Extracted data entries:
>>>>

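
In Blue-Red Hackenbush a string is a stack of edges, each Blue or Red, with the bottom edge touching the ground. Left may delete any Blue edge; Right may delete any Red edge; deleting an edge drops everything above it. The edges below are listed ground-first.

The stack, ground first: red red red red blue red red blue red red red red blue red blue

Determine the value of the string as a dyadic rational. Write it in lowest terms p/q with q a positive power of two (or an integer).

-7925/2048

step 1: add red to get r; options L={ (no moves) } R={ 0 } → -1
step 2: add red to get rr; options L={ (no moves) } R={ -1, 0 } → -2
step 3: add red to get rrr; options L={ (no moves) } R={ -2, -1, 0 } → -3
step 4: add red to get rrrr; options L={ (no moves) } R={ -3, -2, -1, 0 } → -4
step 5: add blue to get rrrrb; options L={ -4 } R={ -3, -2, -1, 0 } → -7/2
step 6: add red to get rrrrbr; options L={ -4 } R={ -7/2, -3, -2, -1, 0 } → -15/4
step 7: add red to get rrrrbrr; options L={ -4 } R={ -15/4, -7/2, -3, -2, -1, 0 } → -31/8
step 8: add blue to get rrrrbrrb; options L={ -4, -31/8 } R={ -15/4, -7/2, -3, -2, -1, 0 } → -61/16
step 9: add red to get rrrrbrrbr; options L={ -4, -31/8 } R={ -61/16, -15/4, -7/2, -3, -2, -1, 0 } → -123/32
step 10: add red to get rrrrbrrbrr; options L={ -4, -31/8 } R={ -123/32, -61/16, -15/4, -7/2, -3, -2, -1, 0 } → -247/64
step 11: add red to get rrrrbrrbrrr; options L={ -4, -31/8 } R={ -247/64, -123/32, -61/16, -15/4, -7/2, -3, -2, -1, 0 } → -495/128
step 12: add red to get rrrrbrrbrrrr; options L={ -4, -31/8 } R={ -495/128, -247/64, -123/32, -61/16, -15/4, -7/2, -3, -2, -1, 0 } → -991/256
step 13: add blue to get rrrrbrrbrrrrb; options L={ -4, -31/8, -991/256 } R={ -495/128, -247/64, -123/32, -61/16, -15/4, -7/2, -3, -2, -1, 0 } → -1981/512
step 14: add red to get rrrrbrrbrrrrbr; options L={ -4, -31/8, -991/256 } R={ -1981/512, -495/128, -247/64, -123/32, -61/16, -15/4, -7/2, -3, -2, -1, 0 } → -3963/1024
step 15: add blue to get rrrrbrrbrrrrbrb; options L={ -4, -31/8, -991/256, -3963/1024 } R={ -1981/512, -495/128, -247/64, -123/32, -61/16, -15/4, -7/2, -3, -2, -1, 0 } → -7925/2048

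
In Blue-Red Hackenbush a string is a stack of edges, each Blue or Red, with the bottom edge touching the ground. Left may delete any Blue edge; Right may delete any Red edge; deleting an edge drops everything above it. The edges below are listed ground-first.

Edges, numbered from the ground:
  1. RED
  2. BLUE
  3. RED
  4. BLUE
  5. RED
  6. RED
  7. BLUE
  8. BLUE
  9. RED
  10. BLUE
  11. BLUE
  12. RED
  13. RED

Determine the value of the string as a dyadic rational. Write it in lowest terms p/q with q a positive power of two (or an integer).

-2855/4096

Build v(s[:k]) for k = 1..13, string s = RED BLUE RED BLUE RED RED BLUE BLUE RED BLUE BLUE RED RED.
v(R) = { none | 0 } — -1
v(RB) = { -1 | 0 } — -1/2
v(RBR) = { -1 | -1/2; 0 } — -3/4
v(RBRB) = { -1; -3/4 | -1/2; 0 } — -5/8
v(RBRBR) = { -1; -3/4 | -5/8; -1/2; 0 } — -11/16
v(RBRBRR) = { -1; -3/4 | -11/16; -5/8; -1/2; 0 } — -23/32
v(RBRBRRB) = { -1; -3/4; -23/32 | -11/16; -5/8; -1/2; 0 } — -45/64
v(RBRBRRBB) = { -1; -3/4; -23/32; -45/64 | -11/16; -5/8; -1/2; 0 } — -89/128
v(RBRBRRBBR) = { -1; -3/4; -23/32; -45/64 | -89/128; -11/16; -5/8; -1/2; 0 } — -179/256
v(RBRBRRBBRB) = { -1; -3/4; -23/32; -45/64; -179/256 | -89/128; -11/16; -5/8; -1/2; 0 } — -357/512
v(RBRBRRBBRBB) = { -1; -3/4; -23/32; -45/64; -179/256; -357/512 | -89/128; -11/16; -5/8; -1/2; 0 } — -713/1024
v(RBRBRRBBRBBR) = { -1; -3/4; -23/32; -45/64; -179/256; -357/512 | -713/1024; -89/128; -11/16; -5/8; -1/2; 0 } — -1427/2048
v(RBRBRRBBRBBRR) = { -1; -3/4; -23/32; -45/64; -179/256; -357/512 | -1427/2048; -713/1024; -89/128; -11/16; -5/8; -1/2; 0 } — -2855/4096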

<<<<

◆ **What you need to do**
The answer must consist of all the entries, copied exactly.

◆ **Result of this exercise**
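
In Blue-Red Hackenbush a string is a stack of edges, each Blue or Red, with the bottom edge touching the ground. Left may delete any Blue edge; Right may delete any Red edge; deleting an edge drops everything above it. The edges below are listed ground-first.

The stack, ground first: red red red red blue red red blue red red red red blue red blue

Determine the value of the string as a dyadic rational. Write it in lowest terms p/q with q a positive power of two (or an integer).

-7925/2048

step 1: add red to get r; options L={ (no moves) } R={ 0 } → -1
step 2: add red to get rr; options L={ (no moves) } R={ -1, 0 } → -2
step 3: add red to get rrr; options L={ (no moves) } R={ -2, -1, 0 } → -3
step 4: add red to get rrrr; options L={ (no moves) } R={ -3, -2, -1, 0 } → -4
step 5: add blue to get rrrrb; options L={ -4 } R={ -3, -2, -1, 0 } → -7/2
step 6: add red to get rrrrbr; options L={ -4 } R={ -7/2, -3, -2, -1, 0 } → -15/4
step 7: add red to get rrrrbrr; options L={ -4 } R={ -15/4, -7/2, -3, -2, -1, 0 } → -31/8
step 8: add blue to get rrrrbrrb; options L={ -4, -31/8 } R={ -15/4, -7/2, -3, -2, -1, 0 } → -61/16
step 9: add red to get rrrrbrrbr; options L={ -4, -31/8 } R={ -61/16, -15/4, -7/2, -3, -2, -1, 0 } → -123/32
step 10: add red to get rrrrbrrbrr; options L={ -4, -31/8 } R={ -123/32, -61/16, -15/4, -7/2, -3, -2, -1, 0 } → -247/64
step 11: add red to get rrrrbrrbrrr; options L={ -4, -31/8 } R={ -247/64, -123/32, -61/16, -15/4, -7/2, -3, -2, -1, 0 } → -495/128
step 12: add red to get rrrrbrrbrrrr; options L={ -4, -31/8 } R={ -495/128, -247/64, -123/32, -61/16, -15/4, -7/2, -3, -2, -1, 0 } → -991/256
step 13: add blue to get rrrrbrrbrrrrb; options L={ -4, -31/8, -991/256 } R={ -495/128, -247/64, -123/32, -61/16, -15/4, -7/2, -3, -2, -1, 0 } → -1981/512
step 14: add red to get rrrrbrrbrrrrbr; options L={ -4, -31/8, -991/256 } R={ -1981/512, -495/128, -247/64, -123/32, -61/16, -15/4, -7/2, -3, -2, -1, 0 } → -3963/1024
step 15: add blue to get rrrrbrrbrrrrbrb; options L={ -4, -31/8, -991/256, -3963/1024 } R={ -1981/512, -495/128, -247/64, -123/32, -61/16, -15/4, -7/2, -3, -2, -1, 0 } → -7925/2048

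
In Blue-Red Hackenbush a string is a stack of edges, each Blue or Red, with the bottom edge touching the ground. Left may delete any Blue edge; Right may delete any Red edge; deleting an edge drops everything above it. The edges below are listed ground-first.

Edges, numbered from the ground:
  1. RED
  2. BLUE
  3. RED
  4. BLUE
  5. RED
  6. RED
  7. BLUE
  8. BLUE
  9. RED
  10. BLUE
  11. BLUE
  12. RED
  13. RED

Determine the value of the string as a dyadic rational. Write it in lowest terms p/q with q a positive power of two (or an integer).

-2855/4096

Build v(s[:k]) for k = 1..13, string s = RED BLUE RED BLUE RED RED BLUE BLUE RED BLUE BLUE RED RED.
v(R) = { none | 0 } — -1
v(RB) = { -1 | 0 } — -1/2
v(RBR) = { -1 | -1/2; 0 } — -3/4
v(RBRB) = { -1; -3/4 | -1/2; 0 } — -5/8
v(RBRBR) = { -1; -3/4 | -5/8; -1/2; 0 } — -11/16
v(RBRBRR) = { -1; -3/4 | -11/16; -5/8; -1/2; 0 } — -23/32
v(RBRBRRB) = { -1; -3/4; -23/32 | -11/16; -5/8; -1/2; 0 } — -45/64
v(RBRBRRBB) = { -1; -3/4; -23/32; -45/64 | -11/16; -5/8; -1/2; 0 } — -89/128
v(RBRBRRBBR) = { -1; -3/4; -23/32; -45/64 | -89/128; -11/16; -5/8; -1/2; 0 } — -179/256
v(RBRBRRBBRB) = { -1; -3/4; -23/32; -45/64; -179/256 | -89/128; -11/16; -5/8; -1/2; 0 } — -357/512
v(RBRBRRBBRBB) = { -1; -3/4; -23/32; -45/64; -179/256; -357/512 | -89/128; -11/16; -5/8; -1/2; 0 } — -713/1024
v(RBRBRRBBRBBR) = { -1; -3/4; -23/32; -45/64; -179/256; -357/512 | -713/1024; -89/128; -11/16; -5/8; -1/2; 0 } — -1427/2048
v(RBRBRRBBRBBRR) = { -1; -3/4; -23/32; -45/64; -179/256; -357/512 | -1427/2048; -713/1024; -89/128; -11/16; -5/8; -1/2; 0 } — -2855/4096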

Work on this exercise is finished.